Dataset content ::
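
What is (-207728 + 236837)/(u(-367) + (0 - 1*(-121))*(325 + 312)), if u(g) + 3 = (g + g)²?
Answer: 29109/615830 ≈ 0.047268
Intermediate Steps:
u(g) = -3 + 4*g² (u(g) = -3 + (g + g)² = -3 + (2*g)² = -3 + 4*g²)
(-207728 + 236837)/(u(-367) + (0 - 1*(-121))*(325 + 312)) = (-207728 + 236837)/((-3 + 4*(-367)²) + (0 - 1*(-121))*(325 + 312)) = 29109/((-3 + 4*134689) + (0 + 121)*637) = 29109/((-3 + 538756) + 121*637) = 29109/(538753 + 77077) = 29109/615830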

---

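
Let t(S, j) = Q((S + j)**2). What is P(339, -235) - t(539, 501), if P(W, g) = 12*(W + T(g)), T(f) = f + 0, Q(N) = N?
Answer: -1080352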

Brief ::
Say how many lines in the listing above include "What". Give nothing but the number.

Exercise response ::
2